Task directions -> Copy out the entries that follow, exactly as written.

Information given ->
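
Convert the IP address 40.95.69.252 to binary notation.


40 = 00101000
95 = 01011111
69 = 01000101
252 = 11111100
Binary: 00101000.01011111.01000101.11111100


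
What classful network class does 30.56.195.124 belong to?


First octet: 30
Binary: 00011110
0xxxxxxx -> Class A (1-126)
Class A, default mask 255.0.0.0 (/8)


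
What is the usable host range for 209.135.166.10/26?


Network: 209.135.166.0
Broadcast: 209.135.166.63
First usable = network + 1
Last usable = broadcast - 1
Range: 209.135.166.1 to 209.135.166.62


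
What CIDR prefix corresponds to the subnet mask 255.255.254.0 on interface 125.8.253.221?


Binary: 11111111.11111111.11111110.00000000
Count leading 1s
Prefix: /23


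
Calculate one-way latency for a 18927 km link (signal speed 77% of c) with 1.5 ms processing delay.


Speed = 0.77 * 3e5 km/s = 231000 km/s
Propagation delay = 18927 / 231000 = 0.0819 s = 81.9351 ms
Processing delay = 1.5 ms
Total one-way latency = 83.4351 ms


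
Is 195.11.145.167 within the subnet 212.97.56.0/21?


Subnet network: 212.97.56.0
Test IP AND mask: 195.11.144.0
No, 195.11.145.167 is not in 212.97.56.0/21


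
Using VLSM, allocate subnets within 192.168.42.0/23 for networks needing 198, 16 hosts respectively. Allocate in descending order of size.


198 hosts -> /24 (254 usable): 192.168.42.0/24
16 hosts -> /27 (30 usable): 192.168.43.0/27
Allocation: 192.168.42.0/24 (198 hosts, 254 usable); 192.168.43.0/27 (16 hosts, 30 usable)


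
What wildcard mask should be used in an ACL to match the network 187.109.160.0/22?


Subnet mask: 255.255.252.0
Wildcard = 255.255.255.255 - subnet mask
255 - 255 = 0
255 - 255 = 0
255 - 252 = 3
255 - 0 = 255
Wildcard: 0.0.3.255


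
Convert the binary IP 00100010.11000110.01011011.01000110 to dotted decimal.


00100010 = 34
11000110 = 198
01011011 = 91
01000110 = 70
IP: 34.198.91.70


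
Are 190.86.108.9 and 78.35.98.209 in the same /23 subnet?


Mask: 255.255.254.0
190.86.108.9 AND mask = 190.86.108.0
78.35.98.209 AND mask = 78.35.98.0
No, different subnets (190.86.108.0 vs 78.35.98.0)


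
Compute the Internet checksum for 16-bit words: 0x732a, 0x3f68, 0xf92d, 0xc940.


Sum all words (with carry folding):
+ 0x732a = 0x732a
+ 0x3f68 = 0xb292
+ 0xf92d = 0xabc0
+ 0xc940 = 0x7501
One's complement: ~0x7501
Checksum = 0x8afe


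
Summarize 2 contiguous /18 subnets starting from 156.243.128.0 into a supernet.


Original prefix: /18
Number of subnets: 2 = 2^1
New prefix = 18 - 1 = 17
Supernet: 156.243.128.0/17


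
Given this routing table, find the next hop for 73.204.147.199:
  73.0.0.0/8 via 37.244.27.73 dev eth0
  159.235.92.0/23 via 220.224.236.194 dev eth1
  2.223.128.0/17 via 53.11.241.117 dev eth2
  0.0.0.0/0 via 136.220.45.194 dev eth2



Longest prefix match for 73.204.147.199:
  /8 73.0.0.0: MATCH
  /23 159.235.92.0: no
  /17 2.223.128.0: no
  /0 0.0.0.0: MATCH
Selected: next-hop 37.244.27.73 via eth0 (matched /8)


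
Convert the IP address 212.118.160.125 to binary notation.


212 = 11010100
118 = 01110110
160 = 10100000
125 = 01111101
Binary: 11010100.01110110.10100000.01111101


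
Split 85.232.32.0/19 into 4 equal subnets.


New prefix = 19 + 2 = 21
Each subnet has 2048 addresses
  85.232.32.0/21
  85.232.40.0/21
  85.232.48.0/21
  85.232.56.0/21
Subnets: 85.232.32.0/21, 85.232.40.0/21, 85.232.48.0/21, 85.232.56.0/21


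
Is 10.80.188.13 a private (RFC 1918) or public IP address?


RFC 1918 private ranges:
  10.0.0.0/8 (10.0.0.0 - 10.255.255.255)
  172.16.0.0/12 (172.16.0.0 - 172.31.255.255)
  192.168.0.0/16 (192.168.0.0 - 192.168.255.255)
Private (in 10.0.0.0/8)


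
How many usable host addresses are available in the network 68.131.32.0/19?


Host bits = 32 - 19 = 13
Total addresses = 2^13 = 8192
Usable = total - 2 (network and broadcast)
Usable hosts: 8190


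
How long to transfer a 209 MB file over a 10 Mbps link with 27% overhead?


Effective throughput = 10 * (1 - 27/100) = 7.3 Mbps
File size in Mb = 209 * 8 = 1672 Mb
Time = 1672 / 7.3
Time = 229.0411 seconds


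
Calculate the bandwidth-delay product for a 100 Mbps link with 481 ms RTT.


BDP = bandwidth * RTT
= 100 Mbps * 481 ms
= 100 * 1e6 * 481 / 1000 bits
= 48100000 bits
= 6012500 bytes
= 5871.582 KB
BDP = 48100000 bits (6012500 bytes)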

Solution ->
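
Convert the IP address 40.95.69.252 to binary notation.


40 = 00101000
95 = 01011111
69 = 01000101
252 = 11111100
Binary: 00101000.01011111.01000101.11111100


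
What classful network class does 30.56.195.124 belong to?


First octet: 30
Binary: 00011110
0xxxxxxx -> Class A (1-126)
Class A, default mask 255.0.0.0 (/8)


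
What is the usable host range for 209.135.166.10/26?


Network: 209.135.166.0
Broadcast: 209.135.166.63
First usable = network + 1
Last usable = broadcast - 1
Range: 209.135.166.1 to 209.135.166.62


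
What CIDR prefix corresponds to the subnet mask 255.255.254.0 on interface 125.8.253.221?


Binary: 11111111.11111111.11111110.00000000
Count leading 1s
Prefix: /23


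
Calculate one-way latency for a 18927 km link (signal speed 77% of c) with 1.5 ms processing delay.


Speed = 0.77 * 3e5 km/s = 231000 km/s
Propagation delay = 18927 / 231000 = 0.0819 s = 81.9351 ms
Processing delay = 1.5 ms
Total one-way latency = 83.4351 ms


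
Is 195.11.145.167 within the subnet 212.97.56.0/21?


Subnet network: 212.97.56.0
Test IP AND mask: 195.11.144.0
No, 195.11.145.167 is not in 212.97.56.0/21


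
Using VLSM, allocate subnets within 192.168.42.0/23 for networks needing 198, 16 hosts respectively. Allocate in descending order of size.


198 hosts -> /24 (254 usable): 192.168.42.0/24
16 hosts -> /27 (30 usable): 192.168.43.0/27
Allocation: 192.168.42.0/24 (198 hosts, 254 usable); 192.168.43.0/27 (16 hosts, 30 usable)


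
What wildcard mask should be used in an ACL to match the network 187.109.160.0/22?


Subnet mask: 255.255.252.0
Wildcard = 255.255.255.255 - subnet mask
255 - 255 = 0
255 - 255 = 0
255 - 252 = 3
255 - 0 = 255
Wildcard: 0.0.3.255


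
Convert the binary IP 00100010.11000110.01011011.01000110 to dotted decimal.


00100010 = 34
11000110 = 198
01011011 = 91
01000110 = 70
IP: 34.198.91.70


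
Are 190.86.108.9 and 78.35.98.209 in the same /23 subnet?


Mask: 255.255.254.0
190.86.108.9 AND mask = 190.86.108.0
78.35.98.209 AND mask = 78.35.98.0
No, different subnets (190.86.108.0 vs 78.35.98.0)


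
Compute the Internet checksum for 16-bit words: 0x732a, 0x3f68, 0xf92d, 0xc940.


Sum all words (with carry folding):
+ 0x732a = 0x732a
+ 0x3f68 = 0xb292
+ 0xf92d = 0xabc0
+ 0xc940 = 0x7501
One's complement: ~0x7501
Checksum = 0x8afe


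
Summarize 2 contiguous /18 subnets starting from 156.243.128.0 into a supernet.


Original prefix: /18
Number of subnets: 2 = 2^1
New prefix = 18 - 1 = 17
Supernet: 156.243.128.0/17


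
Given this routing table, find the next hop for 73.204.147.199:
  73.0.0.0/8 via 37.244.27.73 dev eth0
  159.235.92.0/23 via 220.224.236.194 dev eth1
  2.223.128.0/17 via 53.11.241.117 dev eth2
  0.0.0.0/0 via 136.220.45.194 dev eth2



Longest prefix match for 73.204.147.199:
  /8 73.0.0.0: MATCH
  /23 159.235.92.0: no
  /17 2.223.128.0: no
  /0 0.0.0.0: MATCH
Selected: next-hop 37.244.27.73 via eth0 (matched /8)


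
Convert the IP address 212.118.160.125 to binary notation.


212 = 11010100
118 = 01110110
160 = 10100000
125 = 01111101
Binary: 11010100.01110110.10100000.01111101


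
Split 85.232.32.0/19 into 4 equal subnets.


New prefix = 19 + 2 = 21
Each subnet has 2048 addresses
  85.232.32.0/21
  85.232.40.0/21
  85.232.48.0/21
  85.232.56.0/21
Subnets: 85.232.32.0/21, 85.232.40.0/21, 85.232.48.0/21, 85.232.56.0/21


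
Is 10.80.188.13 a private (RFC 1918) or public IP address?


RFC 1918 private ranges:
  10.0.0.0/8 (10.0.0.0 - 10.255.255.255)
  172.16.0.0/12 (172.16.0.0 - 172.31.255.255)
  192.168.0.0/16 (192.168.0.0 - 192.168.255.255)
Private (in 10.0.0.0/8)


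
How many usable host addresses are available in the network 68.131.32.0/19?


Host bits = 32 - 19 = 13
Total addresses = 2^13 = 8192
Usable = total - 2 (network and broadcast)
Usable hosts: 8190


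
How long to transfer a 209 MB file over a 10 Mbps link with 27% overhead?


Effective throughput = 10 * (1 - 27/100) = 7.3 Mbps
File size in Mb = 209 * 8 = 1672 Mb
Time = 1672 / 7.3
Time = 229.0411 seconds


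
Calculate the bandwidth-delay product for a 100 Mbps link with 481 ms RTT.


BDP = bandwidth * RTT
= 100 Mbps * 481 ms
= 100 * 1e6 * 481 / 1000 bits
= 48100000 bits
= 6012500 bytes
= 5871.582 KB
BDP = 48100000 bits (6012500 bytes)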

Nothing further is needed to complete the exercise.